## [REQUIRED WORK]
Reproduce the section of the listing that begins at the line containing "What is the smallest" and finishes at the line containing "Let E be E: y^2 = x^3 + 7". Include both end lines and nothing beyond them.
── INFORMATION ──
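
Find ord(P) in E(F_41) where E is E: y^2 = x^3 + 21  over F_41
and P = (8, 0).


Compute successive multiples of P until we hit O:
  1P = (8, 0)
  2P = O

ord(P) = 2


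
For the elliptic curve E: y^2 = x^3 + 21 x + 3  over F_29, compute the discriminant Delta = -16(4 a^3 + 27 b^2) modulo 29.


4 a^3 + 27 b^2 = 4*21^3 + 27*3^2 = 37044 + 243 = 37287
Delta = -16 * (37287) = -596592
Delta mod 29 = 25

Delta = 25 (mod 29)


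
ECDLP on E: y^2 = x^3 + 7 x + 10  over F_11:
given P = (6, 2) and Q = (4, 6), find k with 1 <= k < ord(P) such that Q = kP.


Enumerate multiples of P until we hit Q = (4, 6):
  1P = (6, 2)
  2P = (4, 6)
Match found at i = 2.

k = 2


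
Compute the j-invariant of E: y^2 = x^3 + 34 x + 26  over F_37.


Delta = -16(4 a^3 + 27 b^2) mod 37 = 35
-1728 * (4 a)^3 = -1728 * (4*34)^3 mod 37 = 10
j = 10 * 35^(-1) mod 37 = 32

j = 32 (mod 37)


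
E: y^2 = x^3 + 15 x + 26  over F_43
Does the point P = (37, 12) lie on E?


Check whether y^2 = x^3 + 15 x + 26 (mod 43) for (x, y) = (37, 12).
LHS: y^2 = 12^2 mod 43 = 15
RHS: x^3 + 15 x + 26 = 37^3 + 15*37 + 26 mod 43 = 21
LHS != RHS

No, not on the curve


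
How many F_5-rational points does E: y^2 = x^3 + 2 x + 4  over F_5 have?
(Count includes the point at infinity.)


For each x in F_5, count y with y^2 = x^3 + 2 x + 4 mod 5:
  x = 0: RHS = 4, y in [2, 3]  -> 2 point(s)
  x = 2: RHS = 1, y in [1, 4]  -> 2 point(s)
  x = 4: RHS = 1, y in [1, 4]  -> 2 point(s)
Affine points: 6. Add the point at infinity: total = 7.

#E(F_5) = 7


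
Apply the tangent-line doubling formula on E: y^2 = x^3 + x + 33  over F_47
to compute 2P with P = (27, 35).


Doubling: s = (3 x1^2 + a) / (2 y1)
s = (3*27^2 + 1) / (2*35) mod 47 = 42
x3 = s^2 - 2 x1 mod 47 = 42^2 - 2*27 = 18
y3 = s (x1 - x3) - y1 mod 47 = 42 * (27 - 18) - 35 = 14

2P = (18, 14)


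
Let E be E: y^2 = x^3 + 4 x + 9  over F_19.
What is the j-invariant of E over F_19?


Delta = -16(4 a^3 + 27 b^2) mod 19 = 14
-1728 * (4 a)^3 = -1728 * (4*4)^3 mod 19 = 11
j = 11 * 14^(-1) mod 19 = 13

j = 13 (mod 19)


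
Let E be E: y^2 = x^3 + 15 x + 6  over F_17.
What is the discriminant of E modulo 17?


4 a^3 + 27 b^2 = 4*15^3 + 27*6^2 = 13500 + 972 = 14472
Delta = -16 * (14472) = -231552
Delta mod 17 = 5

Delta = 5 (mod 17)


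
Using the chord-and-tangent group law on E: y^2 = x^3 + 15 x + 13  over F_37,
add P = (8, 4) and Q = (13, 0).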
───
── INFORMATION ──
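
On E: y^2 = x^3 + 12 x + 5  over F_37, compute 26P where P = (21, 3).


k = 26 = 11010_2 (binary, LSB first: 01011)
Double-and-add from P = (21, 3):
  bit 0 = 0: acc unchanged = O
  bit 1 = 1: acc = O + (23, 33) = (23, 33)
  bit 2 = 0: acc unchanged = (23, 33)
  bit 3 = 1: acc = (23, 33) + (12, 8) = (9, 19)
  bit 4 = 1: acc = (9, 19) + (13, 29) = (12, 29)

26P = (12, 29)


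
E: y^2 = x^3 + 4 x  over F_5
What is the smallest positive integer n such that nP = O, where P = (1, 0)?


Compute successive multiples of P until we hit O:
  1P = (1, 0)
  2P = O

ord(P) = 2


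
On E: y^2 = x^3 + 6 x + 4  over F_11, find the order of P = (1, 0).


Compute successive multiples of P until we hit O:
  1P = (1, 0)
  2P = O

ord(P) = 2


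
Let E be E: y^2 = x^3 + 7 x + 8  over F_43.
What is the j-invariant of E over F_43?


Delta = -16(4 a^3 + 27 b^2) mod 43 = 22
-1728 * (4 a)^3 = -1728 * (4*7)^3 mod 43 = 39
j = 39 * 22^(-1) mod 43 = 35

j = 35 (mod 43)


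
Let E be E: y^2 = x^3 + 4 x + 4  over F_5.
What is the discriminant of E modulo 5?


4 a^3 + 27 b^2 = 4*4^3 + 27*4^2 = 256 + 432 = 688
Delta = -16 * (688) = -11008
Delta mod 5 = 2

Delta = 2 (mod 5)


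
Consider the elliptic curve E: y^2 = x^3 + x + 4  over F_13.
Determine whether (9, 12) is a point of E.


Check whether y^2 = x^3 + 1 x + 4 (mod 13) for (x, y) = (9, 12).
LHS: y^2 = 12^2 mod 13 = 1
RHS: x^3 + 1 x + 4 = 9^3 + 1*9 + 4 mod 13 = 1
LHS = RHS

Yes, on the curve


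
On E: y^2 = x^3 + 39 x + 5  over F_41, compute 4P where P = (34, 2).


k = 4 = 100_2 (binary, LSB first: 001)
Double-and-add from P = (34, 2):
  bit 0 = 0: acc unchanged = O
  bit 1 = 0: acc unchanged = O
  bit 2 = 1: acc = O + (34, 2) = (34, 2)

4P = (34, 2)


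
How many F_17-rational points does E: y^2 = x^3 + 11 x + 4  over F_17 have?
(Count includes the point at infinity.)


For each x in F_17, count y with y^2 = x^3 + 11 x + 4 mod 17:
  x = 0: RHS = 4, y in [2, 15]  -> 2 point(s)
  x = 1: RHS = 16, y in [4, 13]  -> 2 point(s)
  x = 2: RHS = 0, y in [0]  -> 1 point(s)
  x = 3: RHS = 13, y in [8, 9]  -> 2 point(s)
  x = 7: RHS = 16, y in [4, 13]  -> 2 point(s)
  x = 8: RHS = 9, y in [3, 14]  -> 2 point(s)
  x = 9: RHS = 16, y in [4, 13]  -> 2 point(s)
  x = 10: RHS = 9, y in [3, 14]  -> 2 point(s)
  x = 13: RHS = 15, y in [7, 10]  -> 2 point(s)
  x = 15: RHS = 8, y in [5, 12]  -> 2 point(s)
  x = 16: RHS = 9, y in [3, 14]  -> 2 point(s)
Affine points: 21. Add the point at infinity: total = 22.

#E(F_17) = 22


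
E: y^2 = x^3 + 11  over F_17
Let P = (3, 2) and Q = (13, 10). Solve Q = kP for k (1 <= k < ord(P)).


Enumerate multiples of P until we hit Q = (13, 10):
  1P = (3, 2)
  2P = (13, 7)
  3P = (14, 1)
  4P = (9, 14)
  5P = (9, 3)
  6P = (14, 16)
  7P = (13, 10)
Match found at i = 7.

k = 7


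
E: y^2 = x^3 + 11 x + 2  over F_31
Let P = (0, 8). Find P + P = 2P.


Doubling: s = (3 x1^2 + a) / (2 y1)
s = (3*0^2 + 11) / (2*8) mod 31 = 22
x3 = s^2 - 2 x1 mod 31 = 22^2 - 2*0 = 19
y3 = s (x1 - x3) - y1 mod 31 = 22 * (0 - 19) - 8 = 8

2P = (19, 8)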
───
## [YOUR RESPONSE]
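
What is the smallest positive integer n such that nP = O, where P = (1, 0)?


Compute successive multiples of P until we hit O:
  1P = (1, 0)
  2P = O

ord(P) = 2


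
On E: y^2 = x^3 + 6 x + 4  over F_11, find the order of P = (1, 0).


Compute successive multiples of P until we hit O:
  1P = (1, 0)
  2P = O

ord(P) = 2


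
Let E be E: y^2 = x^3 + 7 x + 8  over F_43.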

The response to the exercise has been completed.